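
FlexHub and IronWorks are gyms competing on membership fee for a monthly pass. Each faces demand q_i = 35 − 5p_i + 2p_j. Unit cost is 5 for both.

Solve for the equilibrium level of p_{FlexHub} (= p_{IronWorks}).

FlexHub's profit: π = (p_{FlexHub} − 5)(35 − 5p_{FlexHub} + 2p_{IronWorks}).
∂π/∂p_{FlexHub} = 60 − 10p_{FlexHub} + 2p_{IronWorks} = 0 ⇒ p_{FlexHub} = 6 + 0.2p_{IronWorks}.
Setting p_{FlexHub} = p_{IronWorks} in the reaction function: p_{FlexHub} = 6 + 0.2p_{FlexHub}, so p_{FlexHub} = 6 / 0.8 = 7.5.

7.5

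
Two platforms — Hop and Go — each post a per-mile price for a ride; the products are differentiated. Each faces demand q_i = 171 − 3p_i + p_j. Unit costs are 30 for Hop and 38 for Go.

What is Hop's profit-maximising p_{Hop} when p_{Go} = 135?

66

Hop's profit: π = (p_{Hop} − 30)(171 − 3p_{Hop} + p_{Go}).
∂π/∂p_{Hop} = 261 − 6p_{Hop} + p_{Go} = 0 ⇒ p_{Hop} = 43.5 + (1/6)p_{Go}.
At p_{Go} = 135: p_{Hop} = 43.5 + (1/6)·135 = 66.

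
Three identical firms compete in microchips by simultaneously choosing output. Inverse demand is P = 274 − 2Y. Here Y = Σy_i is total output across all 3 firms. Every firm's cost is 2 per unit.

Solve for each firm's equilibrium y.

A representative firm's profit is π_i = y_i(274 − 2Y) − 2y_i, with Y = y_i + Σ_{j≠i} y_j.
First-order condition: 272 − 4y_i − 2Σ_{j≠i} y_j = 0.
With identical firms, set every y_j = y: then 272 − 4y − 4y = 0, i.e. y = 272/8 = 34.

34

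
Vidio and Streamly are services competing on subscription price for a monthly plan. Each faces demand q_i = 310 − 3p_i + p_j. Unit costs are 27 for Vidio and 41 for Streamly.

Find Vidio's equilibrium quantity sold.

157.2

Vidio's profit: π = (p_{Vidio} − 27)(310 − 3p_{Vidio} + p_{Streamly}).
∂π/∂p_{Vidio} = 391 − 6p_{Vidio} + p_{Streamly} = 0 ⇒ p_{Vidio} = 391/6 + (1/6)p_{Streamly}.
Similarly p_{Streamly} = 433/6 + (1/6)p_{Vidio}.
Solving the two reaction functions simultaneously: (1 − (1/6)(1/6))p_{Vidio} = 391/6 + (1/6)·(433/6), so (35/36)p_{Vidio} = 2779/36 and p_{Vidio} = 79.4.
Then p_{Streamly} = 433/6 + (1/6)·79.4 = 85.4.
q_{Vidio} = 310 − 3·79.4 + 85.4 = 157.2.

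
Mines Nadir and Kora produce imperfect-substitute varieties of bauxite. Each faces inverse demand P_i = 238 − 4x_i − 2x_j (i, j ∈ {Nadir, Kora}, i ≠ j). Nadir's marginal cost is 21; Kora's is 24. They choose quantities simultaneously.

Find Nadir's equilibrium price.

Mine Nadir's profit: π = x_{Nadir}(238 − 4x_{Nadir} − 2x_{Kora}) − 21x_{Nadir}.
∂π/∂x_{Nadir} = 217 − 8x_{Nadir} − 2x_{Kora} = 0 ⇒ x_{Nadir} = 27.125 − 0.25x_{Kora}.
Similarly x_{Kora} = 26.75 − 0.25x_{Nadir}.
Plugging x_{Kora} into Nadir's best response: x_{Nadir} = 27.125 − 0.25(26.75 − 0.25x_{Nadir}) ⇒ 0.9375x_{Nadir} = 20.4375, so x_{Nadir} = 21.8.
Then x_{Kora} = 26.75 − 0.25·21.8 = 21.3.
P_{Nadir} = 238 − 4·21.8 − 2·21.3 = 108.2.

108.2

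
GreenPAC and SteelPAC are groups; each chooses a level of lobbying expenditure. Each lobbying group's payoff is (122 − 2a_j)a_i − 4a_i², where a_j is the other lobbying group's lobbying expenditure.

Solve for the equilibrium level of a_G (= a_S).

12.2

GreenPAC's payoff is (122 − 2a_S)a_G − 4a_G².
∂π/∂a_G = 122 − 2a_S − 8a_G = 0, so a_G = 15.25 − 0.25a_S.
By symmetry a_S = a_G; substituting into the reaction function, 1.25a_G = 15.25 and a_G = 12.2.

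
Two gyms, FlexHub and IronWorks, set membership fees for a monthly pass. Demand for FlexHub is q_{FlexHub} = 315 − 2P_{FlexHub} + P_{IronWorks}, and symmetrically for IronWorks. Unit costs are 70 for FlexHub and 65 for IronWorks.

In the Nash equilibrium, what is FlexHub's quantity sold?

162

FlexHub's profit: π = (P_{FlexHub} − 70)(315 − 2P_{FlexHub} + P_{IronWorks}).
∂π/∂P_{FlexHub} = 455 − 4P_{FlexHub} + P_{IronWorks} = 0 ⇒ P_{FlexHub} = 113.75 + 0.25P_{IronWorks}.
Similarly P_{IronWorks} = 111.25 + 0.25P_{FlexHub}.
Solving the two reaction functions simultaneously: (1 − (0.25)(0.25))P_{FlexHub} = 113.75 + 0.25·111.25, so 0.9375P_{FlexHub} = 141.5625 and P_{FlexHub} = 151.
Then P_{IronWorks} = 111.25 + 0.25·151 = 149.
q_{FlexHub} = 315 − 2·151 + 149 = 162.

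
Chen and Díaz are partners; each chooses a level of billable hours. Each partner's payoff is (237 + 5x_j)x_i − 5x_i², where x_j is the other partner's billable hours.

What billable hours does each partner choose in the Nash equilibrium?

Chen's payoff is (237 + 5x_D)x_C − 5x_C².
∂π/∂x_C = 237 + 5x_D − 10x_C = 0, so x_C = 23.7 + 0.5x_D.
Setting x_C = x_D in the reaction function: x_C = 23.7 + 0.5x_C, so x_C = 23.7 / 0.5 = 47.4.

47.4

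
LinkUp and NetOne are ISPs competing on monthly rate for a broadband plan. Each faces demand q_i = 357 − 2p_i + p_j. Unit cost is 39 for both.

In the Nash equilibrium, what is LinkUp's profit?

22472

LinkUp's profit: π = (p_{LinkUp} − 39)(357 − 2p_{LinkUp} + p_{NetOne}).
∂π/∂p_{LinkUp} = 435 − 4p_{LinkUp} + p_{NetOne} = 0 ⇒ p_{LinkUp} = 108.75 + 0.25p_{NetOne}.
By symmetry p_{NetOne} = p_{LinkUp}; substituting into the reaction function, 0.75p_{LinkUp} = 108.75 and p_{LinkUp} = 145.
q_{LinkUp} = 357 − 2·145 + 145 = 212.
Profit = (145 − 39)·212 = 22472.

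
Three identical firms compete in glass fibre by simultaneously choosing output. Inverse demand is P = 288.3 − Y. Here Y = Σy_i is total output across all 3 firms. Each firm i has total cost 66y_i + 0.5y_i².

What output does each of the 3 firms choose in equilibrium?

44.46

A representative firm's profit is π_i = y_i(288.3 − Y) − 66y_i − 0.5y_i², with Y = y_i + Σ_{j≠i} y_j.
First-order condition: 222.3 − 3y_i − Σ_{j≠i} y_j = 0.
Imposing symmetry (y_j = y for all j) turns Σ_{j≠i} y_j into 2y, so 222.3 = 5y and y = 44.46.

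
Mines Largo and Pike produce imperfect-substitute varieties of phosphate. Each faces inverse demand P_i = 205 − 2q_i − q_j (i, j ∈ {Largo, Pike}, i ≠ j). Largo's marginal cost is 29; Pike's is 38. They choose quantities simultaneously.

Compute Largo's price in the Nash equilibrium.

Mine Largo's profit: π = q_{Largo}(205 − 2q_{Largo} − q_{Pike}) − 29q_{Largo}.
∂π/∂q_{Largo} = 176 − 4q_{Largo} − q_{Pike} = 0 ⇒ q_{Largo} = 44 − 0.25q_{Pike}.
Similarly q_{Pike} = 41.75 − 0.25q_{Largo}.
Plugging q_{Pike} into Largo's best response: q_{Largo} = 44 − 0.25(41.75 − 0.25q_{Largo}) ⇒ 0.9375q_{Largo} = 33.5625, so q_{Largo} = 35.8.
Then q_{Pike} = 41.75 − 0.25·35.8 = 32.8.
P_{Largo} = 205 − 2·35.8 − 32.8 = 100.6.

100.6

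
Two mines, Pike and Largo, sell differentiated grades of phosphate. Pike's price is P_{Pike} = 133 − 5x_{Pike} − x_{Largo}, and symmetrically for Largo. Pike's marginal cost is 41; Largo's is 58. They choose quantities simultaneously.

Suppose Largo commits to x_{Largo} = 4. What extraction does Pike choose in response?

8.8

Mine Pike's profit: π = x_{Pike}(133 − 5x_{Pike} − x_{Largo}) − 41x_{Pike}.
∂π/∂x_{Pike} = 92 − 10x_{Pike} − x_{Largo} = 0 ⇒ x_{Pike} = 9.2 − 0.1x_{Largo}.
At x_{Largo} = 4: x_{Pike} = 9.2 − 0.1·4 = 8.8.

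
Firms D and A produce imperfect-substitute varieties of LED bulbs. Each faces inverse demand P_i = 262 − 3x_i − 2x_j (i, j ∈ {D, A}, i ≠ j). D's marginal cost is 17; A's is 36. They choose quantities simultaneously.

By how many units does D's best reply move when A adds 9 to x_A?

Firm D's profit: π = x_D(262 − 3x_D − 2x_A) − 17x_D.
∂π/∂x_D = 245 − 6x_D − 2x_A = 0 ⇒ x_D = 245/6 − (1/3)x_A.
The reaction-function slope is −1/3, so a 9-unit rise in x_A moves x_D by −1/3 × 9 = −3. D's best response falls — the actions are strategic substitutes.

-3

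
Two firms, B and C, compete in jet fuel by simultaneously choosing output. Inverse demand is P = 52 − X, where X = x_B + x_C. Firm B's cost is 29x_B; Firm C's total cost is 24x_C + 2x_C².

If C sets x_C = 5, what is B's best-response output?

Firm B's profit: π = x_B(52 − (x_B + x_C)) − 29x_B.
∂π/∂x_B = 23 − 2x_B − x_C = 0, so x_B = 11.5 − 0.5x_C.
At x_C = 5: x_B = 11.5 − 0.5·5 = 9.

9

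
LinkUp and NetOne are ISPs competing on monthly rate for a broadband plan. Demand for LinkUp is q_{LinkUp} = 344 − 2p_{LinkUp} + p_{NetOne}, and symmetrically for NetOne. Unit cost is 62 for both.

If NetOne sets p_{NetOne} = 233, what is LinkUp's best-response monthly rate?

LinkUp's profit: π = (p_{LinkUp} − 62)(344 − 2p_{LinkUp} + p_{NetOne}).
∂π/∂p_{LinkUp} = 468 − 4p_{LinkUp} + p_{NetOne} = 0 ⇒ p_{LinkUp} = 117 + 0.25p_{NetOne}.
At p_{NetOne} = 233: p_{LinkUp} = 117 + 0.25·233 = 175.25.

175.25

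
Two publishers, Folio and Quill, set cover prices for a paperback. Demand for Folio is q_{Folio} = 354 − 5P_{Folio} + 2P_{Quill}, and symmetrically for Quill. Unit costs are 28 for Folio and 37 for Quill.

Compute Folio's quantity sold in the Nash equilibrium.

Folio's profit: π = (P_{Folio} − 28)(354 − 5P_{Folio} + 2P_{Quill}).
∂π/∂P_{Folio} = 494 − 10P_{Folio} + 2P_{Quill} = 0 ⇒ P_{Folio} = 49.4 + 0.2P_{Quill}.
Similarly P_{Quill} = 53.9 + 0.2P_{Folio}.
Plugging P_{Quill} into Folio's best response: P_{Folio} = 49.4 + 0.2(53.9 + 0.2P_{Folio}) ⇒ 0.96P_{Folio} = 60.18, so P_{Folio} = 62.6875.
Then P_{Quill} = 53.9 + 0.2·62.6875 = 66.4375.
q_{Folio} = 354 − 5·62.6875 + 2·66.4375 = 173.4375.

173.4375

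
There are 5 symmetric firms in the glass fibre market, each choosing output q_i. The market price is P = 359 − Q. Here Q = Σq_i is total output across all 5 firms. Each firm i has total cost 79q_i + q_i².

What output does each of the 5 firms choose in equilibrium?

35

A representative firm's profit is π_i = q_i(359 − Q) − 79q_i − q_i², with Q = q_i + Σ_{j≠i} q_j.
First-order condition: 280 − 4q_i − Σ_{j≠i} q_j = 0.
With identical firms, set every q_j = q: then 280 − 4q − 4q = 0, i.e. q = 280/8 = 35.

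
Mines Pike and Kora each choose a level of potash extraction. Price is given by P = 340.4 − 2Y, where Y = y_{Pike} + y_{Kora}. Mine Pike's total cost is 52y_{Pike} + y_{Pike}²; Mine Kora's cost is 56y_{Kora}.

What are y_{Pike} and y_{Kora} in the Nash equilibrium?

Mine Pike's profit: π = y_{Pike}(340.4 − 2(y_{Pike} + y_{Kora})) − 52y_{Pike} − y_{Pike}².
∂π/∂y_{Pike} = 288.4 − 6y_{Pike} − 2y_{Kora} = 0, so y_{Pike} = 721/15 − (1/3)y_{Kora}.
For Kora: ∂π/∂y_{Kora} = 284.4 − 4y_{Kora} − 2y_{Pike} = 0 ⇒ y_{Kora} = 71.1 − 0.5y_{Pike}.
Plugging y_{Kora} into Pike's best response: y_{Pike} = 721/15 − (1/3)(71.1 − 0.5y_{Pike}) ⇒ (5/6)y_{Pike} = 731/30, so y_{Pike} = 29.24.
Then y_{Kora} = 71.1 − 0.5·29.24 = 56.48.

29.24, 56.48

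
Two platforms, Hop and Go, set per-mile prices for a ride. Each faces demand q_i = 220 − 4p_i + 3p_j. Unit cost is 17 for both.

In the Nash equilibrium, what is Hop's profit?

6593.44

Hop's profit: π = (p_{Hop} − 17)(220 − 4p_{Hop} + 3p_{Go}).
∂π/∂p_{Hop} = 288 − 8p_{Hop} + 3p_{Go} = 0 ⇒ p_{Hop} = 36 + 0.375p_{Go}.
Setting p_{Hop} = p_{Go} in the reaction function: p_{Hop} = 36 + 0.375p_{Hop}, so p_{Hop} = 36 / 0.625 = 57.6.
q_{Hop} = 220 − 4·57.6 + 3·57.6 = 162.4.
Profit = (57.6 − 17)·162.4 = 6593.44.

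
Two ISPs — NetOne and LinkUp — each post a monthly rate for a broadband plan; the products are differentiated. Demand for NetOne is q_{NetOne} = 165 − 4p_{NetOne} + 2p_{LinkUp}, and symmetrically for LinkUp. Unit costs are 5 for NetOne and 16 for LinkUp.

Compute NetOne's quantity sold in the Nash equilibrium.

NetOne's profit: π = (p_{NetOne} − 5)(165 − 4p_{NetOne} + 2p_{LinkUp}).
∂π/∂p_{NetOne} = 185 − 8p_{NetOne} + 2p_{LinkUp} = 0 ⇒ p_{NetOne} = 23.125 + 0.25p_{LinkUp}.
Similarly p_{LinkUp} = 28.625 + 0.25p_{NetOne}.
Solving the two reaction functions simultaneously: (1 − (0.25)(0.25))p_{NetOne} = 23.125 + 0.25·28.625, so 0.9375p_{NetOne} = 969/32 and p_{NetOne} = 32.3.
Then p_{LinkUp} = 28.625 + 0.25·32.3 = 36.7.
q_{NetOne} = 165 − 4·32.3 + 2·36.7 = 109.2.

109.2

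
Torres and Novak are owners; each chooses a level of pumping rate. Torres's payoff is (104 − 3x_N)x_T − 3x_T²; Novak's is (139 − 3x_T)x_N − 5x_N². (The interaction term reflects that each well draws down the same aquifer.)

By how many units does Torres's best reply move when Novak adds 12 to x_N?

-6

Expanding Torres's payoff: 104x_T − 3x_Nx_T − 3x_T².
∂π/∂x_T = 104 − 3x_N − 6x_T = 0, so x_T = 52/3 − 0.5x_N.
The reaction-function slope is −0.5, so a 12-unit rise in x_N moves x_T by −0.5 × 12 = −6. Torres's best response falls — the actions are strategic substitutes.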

....

Exercise aim
In the entries above, find the line holding "Suppose Largo commits" and the line holding "Firms D and", then retype exactly those two lines and every line between them, and nothing else.

Exercise solution
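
Suppose Largo commits to x_{Largo} = 4. What extraction does Pike choose in response?

8.8

Mine Pike's profit: π = x_{Pike}(133 − 5x_{Pike} − x_{Largo}) − 41x_{Pike}.
∂π/∂x_{Pike} = 92 − 10x_{Pike} − x_{Largo} = 0 ⇒ x_{Pike} = 9.2 − 0.1x_{Largo}.
At x_{Largo} = 4: x_{Pike} = 9.2 − 0.1·4 = 8.8.

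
Firms D and A produce imperfect-substitute varieties of LED bulbs. Each faces inverse demand P_i = 262 − 3x_i − 2x_j (i, j ∈ {D, A}, i ≠ j). D's marginal cost is 17; A's is 36. They choose quantities simultaneously.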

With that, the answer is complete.